### What to produce
Every line from the line containing "2 / ((-5)^5) = -2 / 3125 = -0.00" to the end of the data must appear in the answer exactly as it appears there, and nothing else.

── Input data

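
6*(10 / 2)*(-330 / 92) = -2475 / 23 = -107.61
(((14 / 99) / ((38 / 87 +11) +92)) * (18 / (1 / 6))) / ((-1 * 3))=-4872 / 98989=-0.05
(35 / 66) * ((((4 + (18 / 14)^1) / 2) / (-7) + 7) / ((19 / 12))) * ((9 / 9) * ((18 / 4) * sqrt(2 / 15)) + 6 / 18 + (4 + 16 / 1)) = 48.74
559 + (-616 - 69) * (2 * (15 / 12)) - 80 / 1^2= -1233.50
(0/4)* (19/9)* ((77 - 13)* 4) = 0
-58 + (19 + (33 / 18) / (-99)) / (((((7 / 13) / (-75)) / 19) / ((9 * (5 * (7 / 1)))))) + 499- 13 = -31646019 / 2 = -15823009.50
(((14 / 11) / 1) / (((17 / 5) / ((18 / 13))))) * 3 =3780 / 2431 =1.55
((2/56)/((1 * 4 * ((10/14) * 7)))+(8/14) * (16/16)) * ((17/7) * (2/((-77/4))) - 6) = -108177/30184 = -3.58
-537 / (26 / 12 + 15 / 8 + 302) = -12888 / 7345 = -1.75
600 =600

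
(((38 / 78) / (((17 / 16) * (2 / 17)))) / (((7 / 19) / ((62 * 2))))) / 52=89528 / 3549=25.23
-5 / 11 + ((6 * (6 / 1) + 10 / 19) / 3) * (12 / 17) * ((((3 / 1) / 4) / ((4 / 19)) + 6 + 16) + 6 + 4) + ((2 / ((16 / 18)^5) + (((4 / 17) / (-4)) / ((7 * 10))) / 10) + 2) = 310.79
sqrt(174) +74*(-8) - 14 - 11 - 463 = -1080 +sqrt(174) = -1066.81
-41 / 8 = -5.12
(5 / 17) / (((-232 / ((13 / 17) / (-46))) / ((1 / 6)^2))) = 65 / 111031488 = 0.00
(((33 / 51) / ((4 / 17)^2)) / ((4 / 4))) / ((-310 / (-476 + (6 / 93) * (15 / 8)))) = 17.94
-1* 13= -13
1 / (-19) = -1 / 19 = -0.05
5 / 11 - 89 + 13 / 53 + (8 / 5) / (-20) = -1288141 / 14575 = -88.38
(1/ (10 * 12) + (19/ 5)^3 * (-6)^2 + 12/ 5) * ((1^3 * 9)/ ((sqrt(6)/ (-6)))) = -17800203 * sqrt(6)/ 1000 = -43601.41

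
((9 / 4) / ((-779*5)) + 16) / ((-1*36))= -249271 / 560880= -0.44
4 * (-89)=-356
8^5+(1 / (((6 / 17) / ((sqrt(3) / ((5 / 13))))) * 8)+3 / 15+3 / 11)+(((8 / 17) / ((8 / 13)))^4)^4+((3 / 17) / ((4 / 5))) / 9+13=221 * sqrt(3) / 240+1052823679011481940506940467 / 32116386637940133197460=32783.11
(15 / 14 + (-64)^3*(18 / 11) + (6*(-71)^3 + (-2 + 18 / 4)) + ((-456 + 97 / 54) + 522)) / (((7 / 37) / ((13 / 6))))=-5152709930017 / 174636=-29505428.03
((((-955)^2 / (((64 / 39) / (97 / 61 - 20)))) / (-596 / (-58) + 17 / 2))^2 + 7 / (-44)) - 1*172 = 149092466326935183502825 / 502079947776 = 296949653112.72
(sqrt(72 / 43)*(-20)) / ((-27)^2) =-40*sqrt(86) / 10449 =-0.04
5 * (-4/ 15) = -4/ 3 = -1.33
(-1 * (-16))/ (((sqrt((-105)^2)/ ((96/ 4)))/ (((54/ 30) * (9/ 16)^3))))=6561/ 5600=1.17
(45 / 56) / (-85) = -9 / 952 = -0.01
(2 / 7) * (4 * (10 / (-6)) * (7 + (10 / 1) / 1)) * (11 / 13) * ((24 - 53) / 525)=43384 / 28665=1.51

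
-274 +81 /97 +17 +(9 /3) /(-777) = -6435729 /25123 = -256.17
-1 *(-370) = 370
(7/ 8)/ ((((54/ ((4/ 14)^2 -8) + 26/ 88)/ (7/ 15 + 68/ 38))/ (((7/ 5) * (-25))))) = 33617969/ 3174330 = 10.59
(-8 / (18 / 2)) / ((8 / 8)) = -8 / 9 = -0.89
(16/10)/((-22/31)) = -124/55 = -2.25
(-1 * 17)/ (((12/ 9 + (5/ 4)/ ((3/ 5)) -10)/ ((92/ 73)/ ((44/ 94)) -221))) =-452676/ 803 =-563.73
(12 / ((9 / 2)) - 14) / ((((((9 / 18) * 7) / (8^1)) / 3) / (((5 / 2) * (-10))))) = 13600 / 7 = 1942.86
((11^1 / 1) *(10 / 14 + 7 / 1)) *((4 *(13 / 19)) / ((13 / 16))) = 38016 / 133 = 285.83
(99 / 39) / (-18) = -11 / 78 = -0.14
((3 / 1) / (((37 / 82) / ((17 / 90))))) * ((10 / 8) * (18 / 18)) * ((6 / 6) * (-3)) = -697 / 148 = -4.71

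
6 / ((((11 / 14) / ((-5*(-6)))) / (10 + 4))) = 35280 / 11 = 3207.27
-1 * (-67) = 67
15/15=1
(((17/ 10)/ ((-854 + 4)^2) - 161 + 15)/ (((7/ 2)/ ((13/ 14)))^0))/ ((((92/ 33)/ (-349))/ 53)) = 37875381439599/ 39100000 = 968679.83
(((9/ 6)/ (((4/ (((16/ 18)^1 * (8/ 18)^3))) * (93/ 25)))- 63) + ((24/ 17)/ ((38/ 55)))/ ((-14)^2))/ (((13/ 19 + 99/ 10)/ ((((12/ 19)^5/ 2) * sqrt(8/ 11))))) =-2076083064586240 * sqrt(22)/ 38189433834064359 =-0.25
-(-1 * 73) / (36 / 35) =2555 / 36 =70.97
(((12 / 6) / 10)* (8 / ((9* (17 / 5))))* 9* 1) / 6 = 4 / 51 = 0.08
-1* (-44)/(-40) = -11/10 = -1.10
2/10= 0.20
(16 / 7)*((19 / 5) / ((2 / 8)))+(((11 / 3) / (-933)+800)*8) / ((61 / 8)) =874.08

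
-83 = -83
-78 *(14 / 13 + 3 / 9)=-110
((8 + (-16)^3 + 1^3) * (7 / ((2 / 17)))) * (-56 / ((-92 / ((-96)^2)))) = -31375604736 / 23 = -1364156727.65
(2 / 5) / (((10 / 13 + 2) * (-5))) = -13 / 450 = -0.03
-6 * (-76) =456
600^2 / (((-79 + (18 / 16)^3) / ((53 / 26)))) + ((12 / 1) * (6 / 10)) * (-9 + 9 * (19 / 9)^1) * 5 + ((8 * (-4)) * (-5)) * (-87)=-11886145320 / 516347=-23019.69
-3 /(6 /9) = -9 /2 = -4.50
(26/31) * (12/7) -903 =-195639/217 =-901.56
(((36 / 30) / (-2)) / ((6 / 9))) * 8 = -36 / 5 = -7.20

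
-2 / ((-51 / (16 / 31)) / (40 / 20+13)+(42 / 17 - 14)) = 2720 / 24639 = 0.11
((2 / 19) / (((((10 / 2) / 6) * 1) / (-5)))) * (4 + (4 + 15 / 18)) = -106 / 19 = -5.58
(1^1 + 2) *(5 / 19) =15 / 19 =0.79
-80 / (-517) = 80 / 517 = 0.15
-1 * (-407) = 407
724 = 724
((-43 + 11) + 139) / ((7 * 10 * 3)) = 107 / 210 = 0.51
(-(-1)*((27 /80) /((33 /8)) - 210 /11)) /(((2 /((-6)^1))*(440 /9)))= 56457 /48400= 1.17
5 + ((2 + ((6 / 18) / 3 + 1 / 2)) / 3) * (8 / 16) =587 / 108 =5.44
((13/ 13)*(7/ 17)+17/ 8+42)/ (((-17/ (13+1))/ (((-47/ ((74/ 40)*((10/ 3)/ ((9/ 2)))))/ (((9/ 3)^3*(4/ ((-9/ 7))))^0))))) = 53804331/ 42772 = 1257.93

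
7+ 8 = 15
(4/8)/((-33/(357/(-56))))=17/176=0.10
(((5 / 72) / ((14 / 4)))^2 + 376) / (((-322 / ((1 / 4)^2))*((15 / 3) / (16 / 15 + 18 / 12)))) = -262652819 / 7010841600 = -0.04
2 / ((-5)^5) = -2 / 3125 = -0.00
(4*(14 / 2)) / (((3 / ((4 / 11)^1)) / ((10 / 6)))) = 560 / 99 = 5.66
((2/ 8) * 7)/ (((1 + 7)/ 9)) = 63/ 32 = 1.97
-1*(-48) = 48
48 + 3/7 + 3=360/7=51.43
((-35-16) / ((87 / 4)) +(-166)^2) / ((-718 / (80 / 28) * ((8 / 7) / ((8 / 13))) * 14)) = -3995280 / 947401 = -4.22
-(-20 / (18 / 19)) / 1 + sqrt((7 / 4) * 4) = sqrt(7) + 190 / 9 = 23.76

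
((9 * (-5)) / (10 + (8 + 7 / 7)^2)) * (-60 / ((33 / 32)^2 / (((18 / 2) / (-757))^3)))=-223948800 / 4776550802023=-0.00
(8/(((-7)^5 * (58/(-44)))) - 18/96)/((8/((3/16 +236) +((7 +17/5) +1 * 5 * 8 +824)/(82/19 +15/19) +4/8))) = -4620121549719/484127651840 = -9.54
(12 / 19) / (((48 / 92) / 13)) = 299 / 19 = 15.74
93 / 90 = 1.03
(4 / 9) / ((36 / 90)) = 10 / 9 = 1.11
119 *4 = 476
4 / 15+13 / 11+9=1724 / 165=10.45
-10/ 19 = -0.53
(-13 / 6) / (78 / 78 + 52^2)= -13 / 16230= -0.00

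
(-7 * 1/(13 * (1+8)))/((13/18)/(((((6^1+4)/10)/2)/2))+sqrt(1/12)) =-0.02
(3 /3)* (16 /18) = 8 /9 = 0.89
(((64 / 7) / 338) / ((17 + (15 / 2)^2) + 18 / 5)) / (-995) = -128 / 361835929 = -0.00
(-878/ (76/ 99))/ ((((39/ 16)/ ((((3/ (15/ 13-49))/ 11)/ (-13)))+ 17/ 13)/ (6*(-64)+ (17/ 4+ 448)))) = -154243089/ 10987415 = -14.04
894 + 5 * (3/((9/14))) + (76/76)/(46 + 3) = 134851/147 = 917.35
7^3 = 343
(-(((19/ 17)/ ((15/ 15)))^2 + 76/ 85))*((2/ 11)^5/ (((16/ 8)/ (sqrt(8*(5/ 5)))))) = -99104*sqrt(2)/ 232718695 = -0.00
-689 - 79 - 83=-851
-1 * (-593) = 593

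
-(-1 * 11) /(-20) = -11 /20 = -0.55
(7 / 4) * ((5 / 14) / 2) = 5 / 16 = 0.31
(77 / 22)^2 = 49 / 4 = 12.25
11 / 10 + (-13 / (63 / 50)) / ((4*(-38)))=27959 / 23940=1.17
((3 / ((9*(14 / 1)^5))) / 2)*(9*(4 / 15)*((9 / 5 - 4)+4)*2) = 9 / 3361400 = 0.00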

────

### Output of the exercise
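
2 / ((-5)^5) = -2 / 3125 = -0.00
(4*(14 / 2)) / (((3 / ((4 / 11)^1)) / ((10 / 6)))) = 560 / 99 = 5.66
((2/ 8) * 7)/ (((1 + 7)/ 9)) = 63/ 32 = 1.97
-1*(-48) = 48
48 + 3/7 + 3=360/7=51.43
((-35-16) / ((87 / 4)) +(-166)^2) / ((-718 / (80 / 28) * ((8 / 7) / ((8 / 13))) * 14)) = -3995280 / 947401 = -4.22
-(-20 / (18 / 19)) / 1 + sqrt((7 / 4) * 4) = sqrt(7) + 190 / 9 = 23.76

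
((9 * (-5)) / (10 + (8 + 7 / 7)^2)) * (-60 / ((33 / 32)^2 / (((18 / 2) / (-757))^3)))=-223948800 / 4776550802023=-0.00
(8/(((-7)^5 * (58/(-44)))) - 18/96)/((8/((3/16 +236) +((7 +17/5) +1 * 5 * 8 +824)/(82/19 +15/19) +4/8))) = -4620121549719/484127651840 = -9.54
(12 / 19) / (((48 / 92) / 13)) = 299 / 19 = 15.74
93 / 90 = 1.03
(4 / 9) / ((36 / 90)) = 10 / 9 = 1.11
119 *4 = 476
4 / 15+13 / 11+9=1724 / 165=10.45
-10/ 19 = -0.53
(-13 / 6) / (78 / 78 + 52^2)= -13 / 16230= -0.00

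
(-7 * 1/(13 * (1+8)))/((13/18)/(((((6^1+4)/10)/2)/2))+sqrt(1/12)) =-0.02
(3 /3)* (16 /18) = 8 /9 = 0.89
(((64 / 7) / 338) / ((17 + (15 / 2)^2) + 18 / 5)) / (-995) = -128 / 361835929 = -0.00
(-878/ (76/ 99))/ ((((39/ 16)/ ((((3/ (15/ 13-49))/ 11)/ (-13)))+ 17/ 13)/ (6*(-64)+ (17/ 4+ 448)))) = -154243089/ 10987415 = -14.04
894 + 5 * (3/((9/14))) + (76/76)/(46 + 3) = 134851/147 = 917.35
7^3 = 343
(-(((19/ 17)/ ((15/ 15)))^2 + 76/ 85))*((2/ 11)^5/ (((16/ 8)/ (sqrt(8*(5/ 5)))))) = -99104*sqrt(2)/ 232718695 = -0.00
-689 - 79 - 83=-851
-1 * (-593) = 593

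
-(-1 * 11) /(-20) = -11 /20 = -0.55
(7 / 4) * ((5 / 14) / 2) = 5 / 16 = 0.31
(77 / 22)^2 = 49 / 4 = 12.25
11 / 10 + (-13 / (63 / 50)) / ((4*(-38)))=27959 / 23940=1.17
((3 / ((9*(14 / 1)^5))) / 2)*(9*(4 / 15)*((9 / 5 - 4)+4)*2) = 9 / 3361400 = 0.00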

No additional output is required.